* [RECORD SET]:
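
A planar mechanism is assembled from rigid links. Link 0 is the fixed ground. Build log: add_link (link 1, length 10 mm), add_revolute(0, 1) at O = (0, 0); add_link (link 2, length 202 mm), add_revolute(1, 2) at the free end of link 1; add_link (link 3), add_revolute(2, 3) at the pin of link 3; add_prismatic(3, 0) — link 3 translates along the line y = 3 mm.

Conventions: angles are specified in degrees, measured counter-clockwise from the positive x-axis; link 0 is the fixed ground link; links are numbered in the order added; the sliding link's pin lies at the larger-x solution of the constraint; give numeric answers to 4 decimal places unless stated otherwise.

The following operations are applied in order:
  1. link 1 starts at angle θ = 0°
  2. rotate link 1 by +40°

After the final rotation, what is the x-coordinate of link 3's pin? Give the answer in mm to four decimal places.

geometry: r = 10 mm, L = 202 mm, e = 3 mm; θ starts at 0°
rotate link 1 by +40°: θ ← 0° +40° = 40°
crank pin P = (r cos θ, r sin θ) = (7.660444, 6.427876)
h = r sin θ − e = 6.427876 − 3 = 3.427876
x = r cos θ + √(L² − h²) = 7.660444 + 201.970913 = 209.631357

209.6314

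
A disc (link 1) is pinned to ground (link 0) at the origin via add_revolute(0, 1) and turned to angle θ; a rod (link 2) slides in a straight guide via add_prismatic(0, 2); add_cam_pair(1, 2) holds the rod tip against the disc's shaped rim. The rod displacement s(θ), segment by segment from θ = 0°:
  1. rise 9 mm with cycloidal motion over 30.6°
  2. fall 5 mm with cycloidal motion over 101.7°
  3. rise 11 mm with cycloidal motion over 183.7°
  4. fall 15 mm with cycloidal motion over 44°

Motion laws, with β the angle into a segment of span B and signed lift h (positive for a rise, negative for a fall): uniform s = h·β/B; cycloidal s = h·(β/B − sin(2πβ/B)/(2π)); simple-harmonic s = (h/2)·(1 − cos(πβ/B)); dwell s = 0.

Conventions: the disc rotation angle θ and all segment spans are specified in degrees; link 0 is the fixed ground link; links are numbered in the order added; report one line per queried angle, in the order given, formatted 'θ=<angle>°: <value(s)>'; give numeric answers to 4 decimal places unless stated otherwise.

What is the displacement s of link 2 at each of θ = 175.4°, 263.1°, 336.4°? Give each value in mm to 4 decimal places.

segment 1 (0° to 30.6°, cycloidal, h = 9) is passed completely: s = 0.0000 + (9) = 9.0000
segment 2 (30.6° to 132.3°, cycloidal, h = -5) is passed completely: s = 9.0000 + (-5) = 4.0000
θ = 175.4° falls in segment 3 (132.3° to 316°, cycloidal, h = 11): β = 175.4 − 132.3 = 43.1°, B = 183.7°; Δs = 11·(0.2346 − sin(2π·0.2346)/(2π)) = 0.8383; s = 4.0000 + 0.8383 = 4.8383
θ = 263.1° falls in segment 3 (132.3° to 316°, cycloidal, h = 11): β = 263.1 − 132.3 = 130.8°, B = 183.7°; Δs = 11·(0.7120 − sin(2π·0.7120)/(2π)) = 9.5335; s = 4.0000 + 9.5335 = 13.5335
segment 3 (132.3° to 316°, cycloidal, h = 11) is passed completely: s = 4.0000 + (11) = 15.0000
θ = 336.4° falls in segment 4 (316° to 360°, cycloidal, h = -15): β = 336.4 − 316 = 20.4°, B = 44°; Δs = -15·(0.4636 − sin(2π·0.4636)/(2π)) = -6.4138; s = 15.0000 − 6.4138 = 8.5862

θ=175.4°: 4.8383
θ=263.1°: 13.5335
θ=336.4°: 8.5862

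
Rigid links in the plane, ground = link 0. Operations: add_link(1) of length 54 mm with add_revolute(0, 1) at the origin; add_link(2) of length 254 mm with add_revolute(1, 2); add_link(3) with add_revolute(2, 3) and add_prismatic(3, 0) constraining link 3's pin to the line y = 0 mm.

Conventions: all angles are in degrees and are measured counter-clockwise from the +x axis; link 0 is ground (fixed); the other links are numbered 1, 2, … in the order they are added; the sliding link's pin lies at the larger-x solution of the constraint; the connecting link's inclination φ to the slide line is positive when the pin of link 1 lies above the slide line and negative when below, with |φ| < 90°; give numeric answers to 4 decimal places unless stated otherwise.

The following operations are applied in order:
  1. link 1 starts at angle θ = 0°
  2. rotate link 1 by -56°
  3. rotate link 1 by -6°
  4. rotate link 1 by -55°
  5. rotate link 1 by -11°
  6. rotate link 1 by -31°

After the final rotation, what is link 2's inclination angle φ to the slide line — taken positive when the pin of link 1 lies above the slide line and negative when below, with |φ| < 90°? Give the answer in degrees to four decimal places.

geometry: r = 54 mm, L = 254 mm, e = 0 mm; θ starts at 0°
rotate link 1 by -56°: θ ← 0° -56° = -56°
rotate link 1 by -6°: θ ← -56° -6° = -62°
rotate link 1 by -55°: θ ← -62° -55° = -117°
rotate link 1 by -11°: θ ← -117° -11° = -128°
rotate link 1 by -31°: θ ← -128° -31° = -159°
h = r sin θ − e = -19.351869 − 0 = -19.351869
sin φ = h / L = -19.351869 / 254 = -0.07618846
φ = arcsin(-0.07618846) = -4.369512°

-4.3695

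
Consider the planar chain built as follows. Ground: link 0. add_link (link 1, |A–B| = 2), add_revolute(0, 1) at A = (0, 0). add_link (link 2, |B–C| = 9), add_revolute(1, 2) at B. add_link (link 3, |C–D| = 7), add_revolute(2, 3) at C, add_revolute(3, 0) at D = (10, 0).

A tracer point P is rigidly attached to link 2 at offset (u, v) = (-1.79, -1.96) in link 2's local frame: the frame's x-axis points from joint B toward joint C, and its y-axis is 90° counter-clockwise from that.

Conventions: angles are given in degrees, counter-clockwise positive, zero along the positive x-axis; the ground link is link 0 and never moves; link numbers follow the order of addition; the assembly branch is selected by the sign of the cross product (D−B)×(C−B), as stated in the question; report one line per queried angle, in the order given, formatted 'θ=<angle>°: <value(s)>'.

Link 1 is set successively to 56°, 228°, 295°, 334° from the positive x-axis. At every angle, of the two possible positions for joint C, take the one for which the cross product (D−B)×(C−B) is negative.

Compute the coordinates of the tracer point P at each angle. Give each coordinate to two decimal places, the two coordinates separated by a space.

A=(0,0), D=(10.00,0)
θ=56°: B = A + 2.00·(cos56°, sin56°) = (1.1184, 1.6581)
θ=56°: |BD| = 9.0351
θ=56°: circle(B,9.00) ∩ circle(D,7.00): a=6.2884, h=6.4386
θ=56°:   candidates: C₊=(8.4816,6.8333) cross=58.173; C₋=(6.1184,-5.8252) cross=-58.173
θ=56°:   branch - wants cross < 0 → take C=(6.1184,-5.8252) (cross=-58.173)
θ=56°: ex = (C−B)/|BC| = (0.5556,-0.8315); ey = (0.8315,0.5556)
θ=56°: P = B + -1.79·ex + -1.96·ey = (-1.5058,2.0575)
θ=228°: B = A + 2.00·(cos228°, sin228°) = (-1.3383, -1.4863)
θ=228°: |BD| = 11.4353
θ=228°: circle(B,9.00) ∩ circle(D,7.00): a=7.1168, h=5.5092
θ=228°:   candidates: C₊=(5.0021,4.9012) cross=62.999; C₋=(6.4342,-6.0237) cross=-62.999
θ=228°:   branch - wants cross < 0 → take C=(6.4342,-6.0237) (cross=-62.999)
θ=228°: ex = (C−B)/|BC| = (0.8636,-0.5042); ey = (0.5042,0.8636)
θ=228°: P = B + -1.79·ex + -1.96·ey = (-3.8723,-2.2765)
θ=295°: B = A + 2.00·(cos295°, sin295°) = (0.8452, -1.8126)
θ=295°: |BD| = 9.3325
θ=295°: circle(B,9.00) ∩ circle(D,7.00): a=6.3807, h=6.3472
θ=295°:   candidates: C₊=(5.8716,5.6530) cross=59.235; C₋=(8.3372,-6.7996) cross=-59.235
θ=295°:   branch - wants cross < 0 → take C=(8.3372,-6.7996) (cross=-59.235)
θ=295°: ex = (C−B)/|BC| = (0.8324,-0.5541); ey = (0.5541,0.8324)
θ=295°: P = B + -1.79·ex + -1.96·ey = (-1.7309,-2.4523)
θ=334°: B = A + 2.00·(cos334°, sin334°) = (1.7976, -0.8767)
θ=334°: |BD| = 8.2491
θ=334°: circle(B,9.00) ∩ circle(D,7.00): a=6.0642, h=6.6503
θ=334°:   candidates: C₊=(7.1206,6.3804) cross=54.859; C₋=(8.5342,-6.8448) cross=-54.859
θ=334°:   branch - wants cross < 0 → take C=(8.5342,-6.8448) (cross=-54.859)
θ=334°: ex = (C−B)/|BC| = (0.7485,-0.6631); ey = (0.6631,0.7485)
θ=334°: P = B + -1.79·ex + -1.96·ey = (-0.8420,-1.1568)

θ=56°: -1.51 2.06
θ=228°: -3.87 -2.28
θ=295°: -1.73 -2.45
θ=334°: -0.84 -1.16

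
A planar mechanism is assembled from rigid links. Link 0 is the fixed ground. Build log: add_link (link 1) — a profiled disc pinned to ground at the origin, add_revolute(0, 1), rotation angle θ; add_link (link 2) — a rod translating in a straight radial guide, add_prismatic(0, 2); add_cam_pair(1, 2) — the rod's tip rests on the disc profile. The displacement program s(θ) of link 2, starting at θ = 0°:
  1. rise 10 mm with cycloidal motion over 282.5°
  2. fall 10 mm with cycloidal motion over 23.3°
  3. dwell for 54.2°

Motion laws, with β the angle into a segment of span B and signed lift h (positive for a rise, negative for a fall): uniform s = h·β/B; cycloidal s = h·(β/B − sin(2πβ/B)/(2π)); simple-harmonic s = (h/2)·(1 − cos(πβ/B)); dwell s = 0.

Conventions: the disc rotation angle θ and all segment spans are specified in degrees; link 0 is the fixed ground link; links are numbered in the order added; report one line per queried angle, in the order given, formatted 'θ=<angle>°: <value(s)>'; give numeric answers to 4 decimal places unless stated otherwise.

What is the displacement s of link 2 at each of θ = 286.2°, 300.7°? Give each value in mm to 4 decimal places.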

* [EXERCISE DIRECTIONS]:
Determine how many lines of the entries contain the string "sliding", and reply with nothing but the number.

* [RESULT OF THIS EXERCISE]:
2